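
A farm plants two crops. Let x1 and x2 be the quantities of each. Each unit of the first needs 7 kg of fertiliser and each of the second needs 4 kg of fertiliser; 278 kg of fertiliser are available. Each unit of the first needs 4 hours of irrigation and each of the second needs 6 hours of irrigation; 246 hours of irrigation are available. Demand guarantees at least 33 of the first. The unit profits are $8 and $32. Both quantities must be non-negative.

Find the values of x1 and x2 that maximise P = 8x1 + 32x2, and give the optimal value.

Vertices and P = 8x1 + 32x2:
  (278/7, 0) → P = 2224/7
  (33, 0) → P = 264
  (33, 47/4) → P = 640

x1 = 33, x2 = 47/4, maximum P = 640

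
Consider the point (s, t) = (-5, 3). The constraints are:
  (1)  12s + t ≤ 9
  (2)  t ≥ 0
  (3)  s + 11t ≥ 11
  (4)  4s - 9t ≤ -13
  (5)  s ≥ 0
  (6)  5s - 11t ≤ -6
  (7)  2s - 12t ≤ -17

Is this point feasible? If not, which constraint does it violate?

not feasible — violates (5)

Constraint (5): s = -5, which is not ≥ 0. All other constraints are satisfied.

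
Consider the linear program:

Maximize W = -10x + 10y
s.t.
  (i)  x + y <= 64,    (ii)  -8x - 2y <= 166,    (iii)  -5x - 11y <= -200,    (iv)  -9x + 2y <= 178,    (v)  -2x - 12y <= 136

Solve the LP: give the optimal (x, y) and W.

Feasible corners and W = -10x + 10y:
  (84, -20) → W = -1040
  (-50/11, 754/11) → W = 8040/11
  (-1558/109, 2690/109) → W = 42480/109

At the optimal vertex, x + y = 64 and -9x + 2y = 178.
Solving simultaneously gives x = -50/11, y = 754/11.

x = -50/11, y = 754/11, maximum W = 8040/11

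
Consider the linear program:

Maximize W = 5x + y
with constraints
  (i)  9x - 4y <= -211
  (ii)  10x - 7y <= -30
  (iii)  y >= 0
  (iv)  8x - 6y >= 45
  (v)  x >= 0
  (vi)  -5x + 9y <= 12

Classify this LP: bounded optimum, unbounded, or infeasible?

The boundaries x = 0 and -5x + 9y = 12 meet at (0, 4/3), but that point violates 9x - 4y ≤ -211. Every candidate vertex is excluded by some other constraint, so the feasible region is empty.

infeasible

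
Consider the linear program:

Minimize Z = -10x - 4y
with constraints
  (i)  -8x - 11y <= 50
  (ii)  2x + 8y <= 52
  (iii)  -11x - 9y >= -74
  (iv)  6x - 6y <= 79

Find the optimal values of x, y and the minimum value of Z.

Vertices and Z = -10x - 4y:
  (-162/7, 86/7) → Z = 1276/7
  (569/114, -466/57) → Z = -327/19
  (62/35, 212/35) → Z = -1468/35
  (77/8, -85/24) → Z = -985/12

x = 77/8, y = -85/24, minimum Z = -985/12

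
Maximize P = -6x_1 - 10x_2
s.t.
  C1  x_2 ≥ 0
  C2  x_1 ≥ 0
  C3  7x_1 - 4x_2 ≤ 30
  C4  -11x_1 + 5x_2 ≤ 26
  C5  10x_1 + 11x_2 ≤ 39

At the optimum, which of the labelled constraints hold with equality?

Corner points and P = -6x_1 - 10x_2:
  (0, 0) → P = 0
  (39/10, 0) → P = -117/5
  (0, 39/11) → P = -390/11

The maximum is at (0, 0). Substituting into each constraint, equality holds for C1 and C2; the remaining constraints have slack.

C1 and C2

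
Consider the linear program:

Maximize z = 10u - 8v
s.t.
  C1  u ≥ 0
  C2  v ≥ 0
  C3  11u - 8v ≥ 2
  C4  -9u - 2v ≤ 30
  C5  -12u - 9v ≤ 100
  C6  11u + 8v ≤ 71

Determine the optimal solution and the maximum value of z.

Feasible corners and z = 10u - 8v:
  (2/11, 0) → z = 20/11
  (71/11, 0) → z = 710/11
  (73/22, 69/16) → z = -29/22

At the optimal vertex, v = 0 and 11u + 8v = 71.
Solving simultaneously gives u = 71/11, v = 0.

u = 71/11, v = 0, maximum z = 710/11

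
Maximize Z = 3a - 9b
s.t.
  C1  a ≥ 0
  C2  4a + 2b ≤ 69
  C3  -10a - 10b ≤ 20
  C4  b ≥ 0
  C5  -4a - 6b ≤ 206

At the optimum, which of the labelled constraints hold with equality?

Vertices and Z = 3a - 9b:
  (0, 69/2) → Z = -621/2
  (0, 0) → Z = 0
  (69/4, 0) → Z = 207/4

The maximum is at (69/4, 0). Substituting into each constraint, equality holds for C2 and C4; the remaining constraints have slack.

C2 and C4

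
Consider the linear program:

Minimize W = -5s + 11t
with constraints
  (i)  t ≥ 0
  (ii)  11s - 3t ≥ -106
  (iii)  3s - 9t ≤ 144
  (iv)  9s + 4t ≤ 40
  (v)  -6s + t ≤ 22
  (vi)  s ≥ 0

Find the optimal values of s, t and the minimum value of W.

Vertices and W = -5s + 11t:
  (40/9, 0) → W = -200/9
  (0, 0) → W = 0
  (0, 10) → W = 110

s = 40/9, t = 0, minimum W = -200/9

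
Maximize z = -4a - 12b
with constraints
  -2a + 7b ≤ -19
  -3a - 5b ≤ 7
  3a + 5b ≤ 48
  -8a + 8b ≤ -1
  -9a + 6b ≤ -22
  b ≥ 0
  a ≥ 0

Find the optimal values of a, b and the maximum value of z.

Extreme points and z = -4a - 12b:
  (431/31, 39/31) → z = -2192/31
  (19/2, 0) → z = -38
  (16, 0) → z = -64

a = 19/2, b = 0, maximum z = -38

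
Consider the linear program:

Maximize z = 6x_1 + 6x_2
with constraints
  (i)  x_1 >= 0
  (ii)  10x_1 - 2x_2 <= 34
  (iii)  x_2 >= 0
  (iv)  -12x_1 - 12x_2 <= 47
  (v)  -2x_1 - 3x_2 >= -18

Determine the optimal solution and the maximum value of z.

x_1 = 69/17, x_2 = 56/17, maximum z = 750/17

Extreme points and z = 6x_1 + 6x_2:
  (0, 0) → z = 0
  (0, 6) → z = 36
  (17/5, 0) → z = 102/5
  (69/17, 56/17) → z = 750/17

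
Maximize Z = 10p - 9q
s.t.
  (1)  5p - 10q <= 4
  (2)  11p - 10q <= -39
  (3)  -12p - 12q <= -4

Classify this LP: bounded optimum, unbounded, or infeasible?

unbounded

From the feasible point (-107/63, 128/63), moving in the direction (10, 11) keeps every constraint satisfied while Z increases without bound.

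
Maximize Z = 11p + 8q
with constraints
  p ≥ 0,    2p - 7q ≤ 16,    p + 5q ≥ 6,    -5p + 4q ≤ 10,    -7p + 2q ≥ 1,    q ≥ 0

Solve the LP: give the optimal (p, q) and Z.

Corner points and Z = 11p + 8q:
  (0, 6/5) → Z = 48/5
  (0, 5/2) → Z = 20
  (7/37, 43/37) → Z = 421/37
  (8/9, 65/18) → Z = 116/3

The binding constraints are -5p + 4q = 10 and -7p + 2q = 1.
Solving simultaneously gives p = 8/9, q = 65/18.

p = 8/9, q = 65/18, maximum Z = 116/3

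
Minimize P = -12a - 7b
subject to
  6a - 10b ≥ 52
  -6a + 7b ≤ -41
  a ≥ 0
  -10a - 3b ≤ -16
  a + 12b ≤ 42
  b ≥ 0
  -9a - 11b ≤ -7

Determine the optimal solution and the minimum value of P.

Extreme points and P = -12a - 7b:
  (522/41, 100/41) → P = -6964/41
  (26/3, 0) → P = -104
  (42, 0) → P = -504

At the optimal vertex, a + 12b = 42 and b = 0.
Solving simultaneously gives a = 42, b = 0.

a = 42, b = 0, minimum P = -504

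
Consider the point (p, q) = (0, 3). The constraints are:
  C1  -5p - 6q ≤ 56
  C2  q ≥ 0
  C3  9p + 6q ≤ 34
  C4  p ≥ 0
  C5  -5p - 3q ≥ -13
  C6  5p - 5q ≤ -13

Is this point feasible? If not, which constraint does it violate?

C1: -18 ≤ 56 ✓
C2: 3 ≥ 0 ✓
C3: 18 ≤ 34 ✓
C4: 0 ≥ 0 ✓
C5: -9 ≥ -13 ✓
C6: -15 ≤ -13 ✓

feasible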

== == ==

Scan the data above line by line. Please say how many lines hold the word "Maximize", and give only that number.

### EXERCISE SOLUTION
9